==== Supplied material

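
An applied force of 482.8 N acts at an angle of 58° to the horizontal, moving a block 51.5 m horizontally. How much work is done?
W = F·d·cosθ = (482.8)(51.5)cos(58°) = 13180 J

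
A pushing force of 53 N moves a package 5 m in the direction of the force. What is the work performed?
W = F·d = (53)(5) = 265.0 J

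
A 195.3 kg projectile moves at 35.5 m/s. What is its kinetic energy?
KE = ½mv² = ½(195.3)(35.5)² = 123100 J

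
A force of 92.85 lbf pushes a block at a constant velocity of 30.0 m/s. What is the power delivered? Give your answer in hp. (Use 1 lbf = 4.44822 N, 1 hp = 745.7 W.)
Convert to SI: F = 413.017 N, v = 30.0 m/s
P = Fv = (413.017)(30.0) = 12390.5 W = 16.62 hp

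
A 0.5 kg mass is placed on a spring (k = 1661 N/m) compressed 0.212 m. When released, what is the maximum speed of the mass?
½kx² = ½mv² ⇒ v = x√(k/m) = (0.212)√(1661/0.5) = 12.22 m/s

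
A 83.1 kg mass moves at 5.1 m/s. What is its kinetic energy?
KE = ½mv² = ½(83.1)(5.1)² = 1081 J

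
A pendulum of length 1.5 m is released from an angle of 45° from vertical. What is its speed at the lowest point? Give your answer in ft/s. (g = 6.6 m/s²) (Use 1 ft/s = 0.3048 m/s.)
h = L(1 − cosθ) = 1.5(1 − cos45°) = 0.43934 m
v = √(2gh) = √(2·6.6·0.43934) = 2.40817 m/s = 7.901 ft/s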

========

Work to be completed -> If a line appears above, it belongs in your answer, printed exactly.

Result below ->
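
An applied force of 482.8 N acts at an angle of 58° to the horizontal, moving a block 51.5 m horizontally. How much work is done?
W = F·d·cosθ = (482.8)(51.5)cos(58°) = 13180 J

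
A pushing force of 53 N moves a package 5 m in the direction of the force. What is the work performed?
W = F·d = (53)(5) = 265.0 J

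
A 195.3 kg projectile moves at 35.5 m/s. What is its kinetic energy?
KE = ½mv² = ½(195.3)(35.5)² = 123100 J

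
A force of 92.85 lbf pushes a block at a constant velocity of 30.0 m/s. What is the power delivered? Give your answer in hp. (Use 1 lbf = 4.44822 N, 1 hp = 745.7 W.)
Convert to SI: F = 413.017 N, v = 30.0 m/s
P = Fv = (413.017)(30.0) = 12390.5 W = 16.62 hp

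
A 0.5 kg mass is placed on a spring (k = 1661 N/m) compressed 0.212 m. When released, what is the maximum speed of the mass?
½kx² = ½mv² ⇒ v = x√(k/m) = (0.212)√(1661/0.5) = 12.22 m/s

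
A 83.1 kg mass moves at 5.1 m/s. What is its kinetic energy?
KE = ½mv² = ½(83.1)(5.1)² = 1081 J

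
A pendulum of length 1.5 m is released from an angle of 45° from vertical. What is its speed at the lowest point? Give your answer in ft/s. (g = 6.6 m/s²) (Use 1 ft/s = 0.3048 m/s.)
h = L(1 − cosθ) = 1.5(1 − cos45°) = 0.43934 m
v = √(2gh) = √(2·6.6·0.43934) = 2.40817 m/s = 7.901 ft/s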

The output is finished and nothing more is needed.